Print, exactly as given, each line of the data from the line containing "Give M_X(t) explicitly and use it to derive E[X^3]" up to and including its last line.

─── INPUT FOR THIS TASK

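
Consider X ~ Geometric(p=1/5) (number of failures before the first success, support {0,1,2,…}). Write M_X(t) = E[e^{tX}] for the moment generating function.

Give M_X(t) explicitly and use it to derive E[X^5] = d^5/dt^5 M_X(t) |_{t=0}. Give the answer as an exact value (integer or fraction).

M_X(t) = 1/(5*(1 - 4*e^(t)/5))

E[X^5] = D^5[M](0) = 194404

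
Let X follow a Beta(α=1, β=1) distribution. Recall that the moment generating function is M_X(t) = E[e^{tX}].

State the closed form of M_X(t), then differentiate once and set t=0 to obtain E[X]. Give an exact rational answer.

E[X] = M^(1)(0) = 1/2

M_X(t) = ₁F₁(1; 2; t)
M^(1)(t) = ₁F₁(2; 3; t)/2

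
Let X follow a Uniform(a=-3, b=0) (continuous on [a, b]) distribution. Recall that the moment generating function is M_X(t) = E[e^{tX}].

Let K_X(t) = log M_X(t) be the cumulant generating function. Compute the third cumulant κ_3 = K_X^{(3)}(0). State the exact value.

M_X(t) = (1 - e^(-3*t))/(3*t)
K_X(t) = log M_X(t) = -log(t) + log(1 - e^(-3*t)) - log(3)
D^3[K](t) = (27*t^3*e^(6*t) + 27*t^3*e^(3*t) - 2*e^(9*t) + 6*e^(6*t) - 6*e^(3*t) + 2)/(t^3*e^(9*t) - 3*t^3*e^(6*t) + 3*t^3*e^(3*t) - t^3)

κ_3 = D^3[K](0) = 0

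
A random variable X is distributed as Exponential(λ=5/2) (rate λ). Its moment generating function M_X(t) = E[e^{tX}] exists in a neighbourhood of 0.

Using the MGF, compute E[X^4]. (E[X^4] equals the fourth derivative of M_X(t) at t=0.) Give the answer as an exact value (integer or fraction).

E[X^4] = d^4M/dt^4 |_{t=0} = 384/625

M_X(t) = 5/(2*(5/2 - t))
dM/dt = 10/(4*t^2 - 20*t + 25)
d^2M/dt^2 = -40/(8*t^3 - 60*t^2 + 150*t - 125)
d^3M/dt^3 = 240/(16*t^4 - 160*t^3 + 600*t^2 - 1000*t + 625)
d^4M/dt^4 = -1920/(32*t^5 - 400*t^4 + 2000*t^3 - 5000*t^2 + 6250*t - 3125)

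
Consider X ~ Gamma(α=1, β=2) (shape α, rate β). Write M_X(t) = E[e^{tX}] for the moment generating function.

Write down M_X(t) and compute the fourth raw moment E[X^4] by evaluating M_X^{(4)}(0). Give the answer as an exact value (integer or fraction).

M_X(t) = 2/(2 - t)
M′(t) = 2/(t^2 - 4*t + 4)
M′′(t) = -4/(t^3 - 6*t^2 + 12*t - 8)
M′′′(t) = 12/(t^4 - 8*t^3 + 24*t^2 - 32*t + 16)
M′′′′(t) = -48/(t^5 - 10*t^4 + 40*t^3 - 80*t^2 + 80*t - 32)

E[X^4] = M′′′′(0) = 3/2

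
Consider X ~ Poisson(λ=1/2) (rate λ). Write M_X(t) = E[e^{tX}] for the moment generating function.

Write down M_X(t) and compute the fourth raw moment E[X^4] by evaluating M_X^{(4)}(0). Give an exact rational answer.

M_X(t) = e^(e^(t)/2 - 1/2)
M′(t) = e^(-1/2)*e^(t)*e^(e^(t)/2)/2
M′′(t) = (e^(2*t)*e^(e^(t)/2) + 2*e^(t)*e^(e^(t)/2))*e^(-1/2)/4
M′′′(t) = (e^(3*t)*e^(e^(t)/2) + 6*e^(2*t)*e^(e^(t)/2) + 4*e^(t)*e^(e^(t)/2))*e^(-1/2)/8
M′′′′(t) = (e^(4*t)*e^(e^(t)/2) + 12*e^(3*t)*e^(e^(t)/2) + 28*e^(2*t)*e^(e^(t)/2) + 8*e^(t)*e^(e^(t)/2))*e^(-1/2)/16

E[X^4] = M′′′′(0) = 49/16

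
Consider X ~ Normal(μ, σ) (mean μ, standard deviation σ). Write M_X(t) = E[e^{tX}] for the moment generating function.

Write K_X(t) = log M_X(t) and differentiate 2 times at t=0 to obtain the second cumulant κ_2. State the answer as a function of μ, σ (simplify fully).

M_X(t) = e^(μ*t + σ^2*t^2/2)
K_X(t) = log M_X(t) = μ*t + σ^2*t^2/2
dK/dt = μ + σ^2*t
d^2K/dt^2 = σ^2

κ_2 = d^2K/dt^2 |_{t=0} = σ^2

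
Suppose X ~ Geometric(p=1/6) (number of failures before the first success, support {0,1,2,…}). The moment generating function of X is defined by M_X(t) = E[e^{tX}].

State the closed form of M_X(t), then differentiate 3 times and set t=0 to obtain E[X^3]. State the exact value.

E[X^3] = M^(3)(0) = 905

M_X(t) = 1/(6*(1 - 5*e^(t)/6))
M^(3)(t) = (125*e^(3*t) + 600*e^(2*t) + 180*e^(t))/(625*e^(4*t) - 3000*e^(3*t) + 5400*e^(2*t) - 4320*e^(t) + 1296)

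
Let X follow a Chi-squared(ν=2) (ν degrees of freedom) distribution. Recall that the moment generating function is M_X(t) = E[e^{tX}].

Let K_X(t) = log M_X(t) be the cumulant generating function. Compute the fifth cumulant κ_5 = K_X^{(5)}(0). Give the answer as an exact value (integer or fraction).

M_X(t) = 1/(1 - 2*t)
K_X(t) = log M_X(t) = -log(1 - 2*t)
K′(t) = -2/(2*t - 1)
K′′(t) = 4/(4*t^2 - 4*t + 1)
K′′′(t) = -16/(8*t^3 - 12*t^2 + 6*t - 1)
K′′′′(t) = 96/(16*t^4 - 32*t^3 + 24*t^2 - 8*t + 1)
K′′′′′(t) = -768/(32*t^5 - 80*t^4 + 80*t^3 - 40*t^2 + 10*t - 1)

κ_5 = K′′′′′(0) = 768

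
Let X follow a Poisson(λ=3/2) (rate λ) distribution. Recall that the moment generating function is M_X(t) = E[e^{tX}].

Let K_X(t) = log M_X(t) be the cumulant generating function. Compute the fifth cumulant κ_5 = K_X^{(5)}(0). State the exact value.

M_X(t) = e^(3*e^(t)/2 - 3/2)
K_X(t) = log M_X(t) = 3*e^(t)/2 - 3/2
dK/dt = 3*e^(t)/2
d^2K/dt^2 = 3*e^(t)/2
d^3K/dt^3 = 3*e^(t)/2
d^4K/dt^4 = 3*e^(t)/2
d^5K/dt^5 = 3*e^(t)/2

κ_5 = d^5K/dt^5 |_{t=0} = 3/2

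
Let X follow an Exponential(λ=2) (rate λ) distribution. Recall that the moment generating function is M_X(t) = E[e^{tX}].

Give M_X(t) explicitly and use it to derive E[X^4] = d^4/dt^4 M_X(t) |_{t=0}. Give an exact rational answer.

M_X(t) = 2/(2 - t)
M^(4)(t) = -48/(t^5 - 10*t^4 + 40*t^3 - 80*t^2 + 80*t - 32)

E[X^4] = M^(4)(0) = 3/2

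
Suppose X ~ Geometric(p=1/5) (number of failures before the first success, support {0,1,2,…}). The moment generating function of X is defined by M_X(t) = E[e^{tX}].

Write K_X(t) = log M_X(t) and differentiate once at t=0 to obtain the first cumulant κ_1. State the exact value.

M_X(t) = 1/(5*(1 - 4*e^(t)/5))
K_X(t) = log M_X(t) = -log(1 - 4*e^(t)/5) - log(5)
K′(t) = -4*e^(t)/(4*e^(t) - 5)

κ_1 = K′(0) = 4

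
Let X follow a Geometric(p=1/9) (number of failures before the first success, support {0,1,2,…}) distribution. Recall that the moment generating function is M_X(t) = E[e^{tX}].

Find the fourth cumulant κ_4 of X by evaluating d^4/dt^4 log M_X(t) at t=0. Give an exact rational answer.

M_X(t) = 1/(9*(1 - 8*e^(t)/9))
K_X(t) = log M_X(t) = -log(1 - 8*e^(t)/9) - 2*log(3)
K′(t) = -8*e^(t)/(8*e^(t) - 9)
K′′(t) = 72*e^(t)/(64*e^(2*t) - 144*e^(t) + 81)
K′′′(t) = (-576*e^(2*t) - 648*e^(t))/(512*e^(3*t) - 1728*e^(2*t) + 1944*e^(t) - 729)
K′′′′(t) = (4608*e^(3*t) + 20736*e^(2*t) + 5832*e^(t))/(4096*e^(4*t) - 18432*e^(3*t) + 31104*e^(2*t) - 23328*e^(t) + 6561)

κ_4 = K′′′′(0) = 31176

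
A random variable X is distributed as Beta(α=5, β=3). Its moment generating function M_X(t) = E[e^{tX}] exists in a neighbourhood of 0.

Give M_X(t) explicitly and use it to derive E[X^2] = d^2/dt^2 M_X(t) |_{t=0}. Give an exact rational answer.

E[X^2] = d^2M/dt^2 |_{t=0} = 5/12

M_X(t) = ₁F₁(5; 8; t)
dM/dt = 5*₁F₁(6; 9; t)/8
d^2M/dt^2 = 5*₁F₁(7; 10; t)/12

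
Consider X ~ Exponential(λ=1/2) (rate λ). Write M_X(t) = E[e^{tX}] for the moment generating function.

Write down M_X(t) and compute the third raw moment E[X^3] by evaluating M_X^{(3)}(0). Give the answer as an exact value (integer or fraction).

M_X(t) = 1/(2*(1/2 - t))
M′(t) = 2/(4*t^2 - 4*t + 1)
M′′(t) = -8/(8*t^3 - 12*t^2 + 6*t - 1)
M′′′(t) = 48/(16*t^4 - 32*t^3 + 24*t^2 - 8*t + 1)

E[X^3] = M′′′(0) = 48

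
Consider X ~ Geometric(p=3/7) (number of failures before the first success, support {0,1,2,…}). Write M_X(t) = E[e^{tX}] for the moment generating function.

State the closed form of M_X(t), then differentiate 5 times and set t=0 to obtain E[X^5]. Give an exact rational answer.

E[X^5] = d^5M/dt^5 |_{t=0} = 135628/81

M_X(t) = 3/(7*(1 - 4*e^(t)/7))
dM/dt = 12*e^(t)/(16*e^(2*t) - 56*e^(t) + 49)
d^2M/dt^2 = (-48*e^(2*t) - 84*e^(t))/(64*e^(3*t) - 336*e^(2*t) + 588*e^(t) - 343)
d^3M/dt^3 = (192*e^(3*t) + 1344*e^(2*t) + 588*e^(t))/(256*e^(4*t) - 1792*e^(3*t) + 4704*e^(2*t) - 5488*e^(t) + 2401)
d^4M/dt^4 = (-768*e^(4*t) - 14784*e^(3*t) - 25872*e^(2*t) - 4116*e^(t))/(1024*e^(5*t) - 8960*e^(4*t) + 31360*e^(3*t) - 54880*e^(2*t) + 48020*e^(t) - 16807)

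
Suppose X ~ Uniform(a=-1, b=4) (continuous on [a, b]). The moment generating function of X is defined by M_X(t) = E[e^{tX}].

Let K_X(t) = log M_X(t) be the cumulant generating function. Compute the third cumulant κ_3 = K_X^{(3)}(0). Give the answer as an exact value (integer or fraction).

M_X(t) = (e^(4*t) - e^(-t))/(5*t)
K_X(t) = log M_X(t) = -log(t) + log(e^(4*t) - e^(-t)) - log(5)
K^(3)(t) = (125*t^3*e^(10*t) + 125*t^3*e^(5*t) - 2*e^(15*t) + 6*e^(10*t) - 6*e^(5*t) + 2)/(t^3*e^(15*t) - 3*t^3*e^(10*t) + 3*t^3*e^(5*t) - t^3)

κ_3 = K^(3)(0) = 0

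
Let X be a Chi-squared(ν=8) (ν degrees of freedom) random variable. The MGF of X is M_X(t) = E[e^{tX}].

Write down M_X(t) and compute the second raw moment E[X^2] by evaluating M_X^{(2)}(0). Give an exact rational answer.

E[X^2] = M′′(0) = 80

M_X(t) = (1 - 2*t)^(-4)
M′(t) = -8/(32*t^5 - 80*t^4 + 80*t^3 - 40*t^2 + 10*t - 1)
M′′(t) = 80/(64*t^6 - 192*t^5 + 240*t^4 - 160*t^3 + 60*t^2 - 12*t + 1)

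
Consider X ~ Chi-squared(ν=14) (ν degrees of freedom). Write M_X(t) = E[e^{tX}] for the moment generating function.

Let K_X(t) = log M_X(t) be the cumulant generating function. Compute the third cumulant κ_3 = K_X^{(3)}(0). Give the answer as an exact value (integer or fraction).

κ_3 = D^3[K](0) = 112

M_X(t) = (1 - 2*t)^(-7)
K_X(t) = log M_X(t) = -7*log(1 - 2*t)
D^3[K](t) = -112/(8*t^3 - 12*t^2 + 6*t - 1)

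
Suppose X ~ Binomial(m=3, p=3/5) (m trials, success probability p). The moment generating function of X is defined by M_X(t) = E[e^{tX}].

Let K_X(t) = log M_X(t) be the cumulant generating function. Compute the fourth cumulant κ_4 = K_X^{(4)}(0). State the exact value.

M_X(t) = (3*e^(t)/5 + 2/5)^3
K_X(t) = log M_X(t) = 3*log(3*e^(t)/5 + 2/5)
dK/dt = 9*e^(t)/(3*e^(t) + 2)
d^2K/dt^2 = 18*e^(t)/(9*e^(2*t) + 12*e^(t) + 4)
d^3K/dt^3 = (-54*e^(2*t) + 36*e^(t))/(27*e^(3*t) + 54*e^(2*t) + 36*e^(t) + 8)
d^4K/dt^4 = (162*e^(3*t) - 432*e^(2*t) + 72*e^(t))/(81*e^(4*t) + 216*e^(3*t) + 216*e^(2*t) + 96*e^(t) + 16)

κ_4 = d^4K/dt^4 |_{t=0} = -198/625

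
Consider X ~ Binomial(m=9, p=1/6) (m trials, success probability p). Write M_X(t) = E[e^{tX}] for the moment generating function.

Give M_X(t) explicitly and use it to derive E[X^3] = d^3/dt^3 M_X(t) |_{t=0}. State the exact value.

E[X^3] = d^3M/dt^3 |_{t=0} = 59/6

M_X(t) = (e^(t)/6 + 5/6)^9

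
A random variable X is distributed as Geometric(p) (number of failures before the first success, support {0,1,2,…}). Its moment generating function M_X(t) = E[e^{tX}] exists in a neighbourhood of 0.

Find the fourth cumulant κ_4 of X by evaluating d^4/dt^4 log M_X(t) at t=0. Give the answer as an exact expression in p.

M_X(t) = p/(-(1 - p)*e^(t) + 1)
K_X(t) = log M_X(t) = log(p) - log(-(1 - p)*e^(t) + 1)

κ_4 = K^(4)(0) = (-p^3 + 7*p^2 - 12*p + 6)/p^4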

──────

EXPECTED ANSWER:
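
Give M_X(t) explicitly and use it to derive E[X^3] = d^3/dt^3 M_X(t) |_{t=0}. State the exact value.

E[X^3] = d^3M/dt^3 |_{t=0} = 59/6

M_X(t) = (e^(t)/6 + 5/6)^9

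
A random variable X is distributed as Geometric(p) (number of failures before the first success, support {0,1,2,…}). Its moment generating function M_X(t) = E[e^{tX}] exists in a neighbourhood of 0.

Find the fourth cumulant κ_4 of X by evaluating d^4/dt^4 log M_X(t) at t=0. Give the answer as an exact expression in p.

M_X(t) = p/(-(1 - p)*e^(t) + 1)
K_X(t) = log M_X(t) = log(p) - log(-(1 - p)*e^(t) + 1)

κ_4 = K^(4)(0) = (-p^3 + 7*p^2 - 12*p + 6)/p^4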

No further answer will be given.